DATA PROVIDED:
- - - -
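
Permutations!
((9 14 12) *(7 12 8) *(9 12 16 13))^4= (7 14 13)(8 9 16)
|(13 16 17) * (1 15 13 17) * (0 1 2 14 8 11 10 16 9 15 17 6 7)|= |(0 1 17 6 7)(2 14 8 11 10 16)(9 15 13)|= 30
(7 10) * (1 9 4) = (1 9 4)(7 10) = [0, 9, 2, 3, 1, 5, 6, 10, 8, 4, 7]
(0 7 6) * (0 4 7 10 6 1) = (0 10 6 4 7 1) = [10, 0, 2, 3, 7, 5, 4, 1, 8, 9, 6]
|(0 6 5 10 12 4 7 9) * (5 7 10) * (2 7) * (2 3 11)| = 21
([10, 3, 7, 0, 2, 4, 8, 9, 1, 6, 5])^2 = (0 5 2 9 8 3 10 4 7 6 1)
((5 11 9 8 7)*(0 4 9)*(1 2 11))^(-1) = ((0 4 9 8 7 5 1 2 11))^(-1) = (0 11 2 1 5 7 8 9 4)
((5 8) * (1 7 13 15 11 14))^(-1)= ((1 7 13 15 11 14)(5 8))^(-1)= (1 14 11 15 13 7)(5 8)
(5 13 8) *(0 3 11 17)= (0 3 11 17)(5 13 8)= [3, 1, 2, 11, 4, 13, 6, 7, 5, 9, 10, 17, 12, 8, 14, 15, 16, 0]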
- - - -
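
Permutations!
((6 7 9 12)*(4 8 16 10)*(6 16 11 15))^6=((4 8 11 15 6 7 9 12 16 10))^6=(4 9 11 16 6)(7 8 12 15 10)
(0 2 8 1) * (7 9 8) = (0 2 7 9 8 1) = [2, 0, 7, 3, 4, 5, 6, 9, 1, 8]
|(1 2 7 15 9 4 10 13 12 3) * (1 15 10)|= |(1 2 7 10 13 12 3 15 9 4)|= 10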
- - - -
EXERCISE DESCRIPTION:
In the entries above, find the line with "((9 14 12) *(7" and the line with "(5 13 8) *(0", then set down exactly those two and every line between them, nothing else.

ANSWER SPACE:
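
((9 14 12) *(7 12 8) *(9 12 16 13))^4= (7 14 13)(8 9 16)
|(13 16 17) * (1 15 13 17) * (0 1 2 14 8 11 10 16 9 15 17 6 7)|= |(0 1 17 6 7)(2 14 8 11 10 16)(9 15 13)|= 30
(7 10) * (1 9 4) = (1 9 4)(7 10) = [0, 9, 2, 3, 1, 5, 6, 10, 8, 4, 7]
(0 7 6) * (0 4 7 10 6 1) = (0 10 6 4 7 1) = [10, 0, 2, 3, 7, 5, 4, 1, 8, 9, 6]
|(0 6 5 10 12 4 7 9) * (5 7 10) * (2 7) * (2 3 11)| = 21
([10, 3, 7, 0, 2, 4, 8, 9, 1, 6, 5])^2 = (0 5 2 9 8 3 10 4 7 6 1)
((5 11 9 8 7)*(0 4 9)*(1 2 11))^(-1) = ((0 4 9 8 7 5 1 2 11))^(-1) = (0 11 2 1 5 7 8 9 4)
((5 8) * (1 7 13 15 11 14))^(-1)= ((1 7 13 15 11 14)(5 8))^(-1)= (1 14 11 15 13 7)(5 8)
(5 13 8) *(0 3 11 17)= (0 3 11 17)(5 13 8)= [3, 1, 2, 11, 4, 13, 6, 7, 5, 9, 10, 17, 12, 8, 14, 15, 16, 0]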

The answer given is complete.